Source records:
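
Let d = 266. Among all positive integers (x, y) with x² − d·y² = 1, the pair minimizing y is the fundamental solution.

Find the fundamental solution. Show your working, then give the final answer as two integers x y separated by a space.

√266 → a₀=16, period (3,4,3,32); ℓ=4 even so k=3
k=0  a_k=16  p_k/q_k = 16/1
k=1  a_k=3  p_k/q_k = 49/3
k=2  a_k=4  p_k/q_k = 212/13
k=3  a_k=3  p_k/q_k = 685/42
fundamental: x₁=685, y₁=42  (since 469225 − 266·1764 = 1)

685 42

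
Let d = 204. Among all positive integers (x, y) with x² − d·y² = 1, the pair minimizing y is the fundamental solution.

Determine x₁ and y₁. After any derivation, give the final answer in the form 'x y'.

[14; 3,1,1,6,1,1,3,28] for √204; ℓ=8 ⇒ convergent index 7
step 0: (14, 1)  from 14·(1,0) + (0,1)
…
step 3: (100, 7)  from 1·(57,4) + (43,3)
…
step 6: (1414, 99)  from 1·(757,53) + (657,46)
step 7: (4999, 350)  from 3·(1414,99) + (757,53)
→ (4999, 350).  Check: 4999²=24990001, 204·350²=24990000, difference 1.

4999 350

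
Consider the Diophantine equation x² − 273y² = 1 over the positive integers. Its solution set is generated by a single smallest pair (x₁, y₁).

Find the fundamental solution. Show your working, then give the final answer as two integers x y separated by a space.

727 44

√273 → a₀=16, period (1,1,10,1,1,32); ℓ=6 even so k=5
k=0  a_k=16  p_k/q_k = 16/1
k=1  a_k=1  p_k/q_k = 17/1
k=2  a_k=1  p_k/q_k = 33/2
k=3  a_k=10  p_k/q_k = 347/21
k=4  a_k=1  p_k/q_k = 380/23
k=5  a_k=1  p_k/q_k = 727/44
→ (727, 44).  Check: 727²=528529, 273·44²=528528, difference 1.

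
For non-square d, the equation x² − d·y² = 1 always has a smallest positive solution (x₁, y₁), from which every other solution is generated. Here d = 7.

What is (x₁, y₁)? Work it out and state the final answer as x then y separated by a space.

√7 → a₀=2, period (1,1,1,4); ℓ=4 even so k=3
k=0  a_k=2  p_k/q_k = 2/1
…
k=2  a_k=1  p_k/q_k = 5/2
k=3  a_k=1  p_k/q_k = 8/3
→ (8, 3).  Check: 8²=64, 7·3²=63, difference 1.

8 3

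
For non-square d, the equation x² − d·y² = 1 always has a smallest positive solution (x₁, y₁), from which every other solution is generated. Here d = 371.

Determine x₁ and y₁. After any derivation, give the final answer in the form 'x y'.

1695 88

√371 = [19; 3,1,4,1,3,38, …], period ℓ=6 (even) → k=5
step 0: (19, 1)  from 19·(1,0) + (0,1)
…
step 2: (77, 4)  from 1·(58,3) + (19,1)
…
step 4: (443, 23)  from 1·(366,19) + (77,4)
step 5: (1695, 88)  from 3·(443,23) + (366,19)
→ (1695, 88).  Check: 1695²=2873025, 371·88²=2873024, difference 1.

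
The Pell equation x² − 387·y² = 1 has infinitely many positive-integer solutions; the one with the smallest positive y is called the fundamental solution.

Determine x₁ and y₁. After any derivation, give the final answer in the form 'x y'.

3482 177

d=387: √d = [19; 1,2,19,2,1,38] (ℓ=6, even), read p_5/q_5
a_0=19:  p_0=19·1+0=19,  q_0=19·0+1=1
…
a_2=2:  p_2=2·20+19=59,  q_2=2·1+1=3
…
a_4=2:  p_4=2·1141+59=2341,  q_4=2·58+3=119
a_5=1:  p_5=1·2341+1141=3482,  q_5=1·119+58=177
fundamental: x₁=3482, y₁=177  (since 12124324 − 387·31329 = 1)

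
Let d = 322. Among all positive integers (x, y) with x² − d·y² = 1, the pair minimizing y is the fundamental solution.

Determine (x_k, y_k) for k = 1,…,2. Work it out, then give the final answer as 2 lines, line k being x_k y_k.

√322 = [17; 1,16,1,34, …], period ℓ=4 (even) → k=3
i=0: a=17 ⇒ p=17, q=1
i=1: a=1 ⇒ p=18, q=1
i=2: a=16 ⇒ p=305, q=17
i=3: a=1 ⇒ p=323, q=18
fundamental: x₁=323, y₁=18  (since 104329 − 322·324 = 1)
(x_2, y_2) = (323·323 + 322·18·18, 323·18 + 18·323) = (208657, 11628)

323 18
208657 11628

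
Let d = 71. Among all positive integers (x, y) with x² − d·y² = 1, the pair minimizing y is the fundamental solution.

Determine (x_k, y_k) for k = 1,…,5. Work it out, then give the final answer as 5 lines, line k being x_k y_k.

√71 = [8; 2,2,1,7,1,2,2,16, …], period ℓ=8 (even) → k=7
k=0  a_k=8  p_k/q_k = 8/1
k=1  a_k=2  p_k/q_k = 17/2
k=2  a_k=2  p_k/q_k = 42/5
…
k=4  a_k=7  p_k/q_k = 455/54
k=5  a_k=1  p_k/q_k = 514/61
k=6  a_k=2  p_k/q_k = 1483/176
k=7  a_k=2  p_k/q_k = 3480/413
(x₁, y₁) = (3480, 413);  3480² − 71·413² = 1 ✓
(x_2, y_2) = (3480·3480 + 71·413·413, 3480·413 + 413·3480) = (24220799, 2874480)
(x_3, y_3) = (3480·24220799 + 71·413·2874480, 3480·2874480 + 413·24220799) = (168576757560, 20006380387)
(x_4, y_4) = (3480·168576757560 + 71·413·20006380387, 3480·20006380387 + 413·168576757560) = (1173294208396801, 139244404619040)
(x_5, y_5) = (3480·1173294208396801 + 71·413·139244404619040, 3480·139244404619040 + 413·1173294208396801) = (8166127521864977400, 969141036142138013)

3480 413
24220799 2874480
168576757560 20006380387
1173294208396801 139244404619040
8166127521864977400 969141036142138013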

**What is being asked:** Each line shown above needs to be transcribed exactly.

**Answer to this exercise:**
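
Let d = 266. Among all positive integers (x, y) with x² − d·y² = 1, the pair minimizing y is the fundamental solution.

Find the fundamental solution. Show your working, then give the final answer as two integers x y separated by a space.

√266 → a₀=16, period (3,4,3,32); ℓ=4 even so k=3
k=0  a_k=16  p_k/q_k = 16/1
k=1  a_k=3  p_k/q_k = 49/3
k=2  a_k=4  p_k/q_k = 212/13
k=3  a_k=3  p_k/q_k = 685/42
fundamental: x₁=685, y₁=42  (since 469225 − 266·1764 = 1)

685 42

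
Let d = 204. Among all positive integers (x, y) with x² − d·y² = 1, the pair minimizing y is the fundamental solution.

Determine x₁ and y₁. After any derivation, give the final answer in the form 'x y'.

[14; 3,1,1,6,1,1,3,28] for √204; ℓ=8 ⇒ convergent index 7
step 0: (14, 1)  from 14·(1,0) + (0,1)
…
step 3: (100, 7)  from 1·(57,4) + (43,3)
…
step 6: (1414, 99)  from 1·(757,53) + (657,46)
step 7: (4999, 350)  from 3·(1414,99) + (757,53)
→ (4999, 350).  Check: 4999²=24990001, 204·350²=24990000, difference 1.

4999 350

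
Consider the Diophantine equation x² − 273y² = 1 over the positive integers. Its solution set is generated by a single smallest pair (x₁, y₁).

Find the fundamental solution. Show your working, then give the final answer as two integers x y separated by a space.

727 44

√273 → a₀=16, period (1,1,10,1,1,32); ℓ=6 even so k=5
k=0  a_k=16  p_k/q_k = 16/1
k=1  a_k=1  p_k/q_k = 17/1
k=2  a_k=1  p_k/q_k = 33/2
k=3  a_k=10  p_k/q_k = 347/21
k=4  a_k=1  p_k/q_k = 380/23
k=5  a_k=1  p_k/q_k = 727/44
→ (727, 44).  Check: 727²=528529, 273·44²=528528, difference 1.

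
For non-square d, the equation x² − d·y² = 1 always has a smallest positive solution (x₁, y₁), from which every other solution is generated. Here d = 7.

What is (x₁, y₁)? Work it out and state the final answer as x then y separated by a space.

√7 → a₀=2, period (1,1,1,4); ℓ=4 even so k=3
k=0  a_k=2  p_k/q_k = 2/1
…
k=2  a_k=1  p_k/q_k = 5/2
k=3  a_k=1  p_k/q_k = 8/3
→ (8, 3).  Check: 8²=64, 7·3²=63, difference 1.

8 3

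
For non-square d, the equation x² − d·y² = 1 always has a smallest positive solution (x₁, y₁), from which every other solution is generated. Here d = 371.

Determine x₁ and y₁. After any derivation, give the final answer in the form 'x y'.

1695 88

√371 = [19; 3,1,4,1,3,38, …], period ℓ=6 (even) → k=5
step 0: (19, 1)  from 19·(1,0) + (0,1)
…
step 2: (77, 4)  from 1·(58,3) + (19,1)
…
step 4: (443, 23)  from 1·(366,19) + (77,4)
step 5: (1695, 88)  from 3·(443,23) + (366,19)
→ (1695, 88).  Check: 1695²=2873025, 371·88²=2873024, difference 1.

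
The Pell equation x² − 387·y² = 1 has infinitely many positive-integer solutions; the one with the smallest positive y is called the fundamental solution.

Determine x₁ and y₁. After any derivation, give the final answer in the form 'x y'.

3482 177

d=387: √d = [19; 1,2,19,2,1,38] (ℓ=6, even), read p_5/q_5
a_0=19:  p_0=19·1+0=19,  q_0=19·0+1=1
…
a_2=2:  p_2=2·20+19=59,  q_2=2·1+1=3
…
a_4=2:  p_4=2·1141+59=2341,  q_4=2·58+3=119
a_5=1:  p_5=1·2341+1141=3482,  q_5=1·119+58=177
fundamental: x₁=3482, y₁=177  (since 12124324 − 387·31329 = 1)

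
Let d = 322. Among all positive integers (x, y) with x² − d·y² = 1, the pair minimizing y is the fundamental solution.

Determine (x_k, y_k) for k = 1,…,2. Work it out, then give the final answer as 2 lines, line k being x_k y_k.

√322 = [17; 1,16,1,34, …], period ℓ=4 (even) → k=3
i=0: a=17 ⇒ p=17, q=1
i=1: a=1 ⇒ p=18, q=1
i=2: a=16 ⇒ p=305, q=17
i=3: a=1 ⇒ p=323, q=18
fundamental: x₁=323, y₁=18  (since 104329 − 322·324 = 1)
(x_2, y_2) = (323·323 + 322·18·18, 323·18 + 18·323) = (208657, 11628)

323 18
208657 11628

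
Let d = 71. Among all positive integers (x, y) with x² − d·y² = 1, the pair minimizing y is the fundamental solution.

Determine (x_k, y_k) for k = 1,…,5. Work it out, then give the final answer as 5 lines, line k being x_k y_k.

√71 = [8; 2,2,1,7,1,2,2,16, …], period ℓ=8 (even) → k=7
k=0  a_k=8  p_k/q_k = 8/1
k=1  a_k=2  p_k/q_k = 17/2
k=2  a_k=2  p_k/q_k = 42/5
…
k=4  a_k=7  p_k/q_k = 455/54
k=5  a_k=1  p_k/q_k = 514/61
k=6  a_k=2  p_k/q_k = 1483/176
k=7  a_k=2  p_k/q_k = 3480/413
(x₁, y₁) = (3480, 413);  3480² − 71·413² = 1 ✓
(x_2, y_2) = (3480·3480 + 71·413·413, 3480·413 + 413·3480) = (24220799, 2874480)
(x_3, y_3) = (3480·24220799 + 71·413·2874480, 3480·2874480 + 413·24220799) = (168576757560, 20006380387)
(x_4, y_4) = (3480·168576757560 + 71·413·20006380387, 3480·20006380387 + 413·168576757560) = (1173294208396801, 139244404619040)
(x_5, y_5) = (3480·1173294208396801 + 71·413·139244404619040, 3480·139244404619040 + 413·1173294208396801) = (8166127521864977400, 969141036142138013)

3480 413
24220799 2874480
168576757560 20006380387
1173294208396801 139244404619040
8166127521864977400 969141036142138013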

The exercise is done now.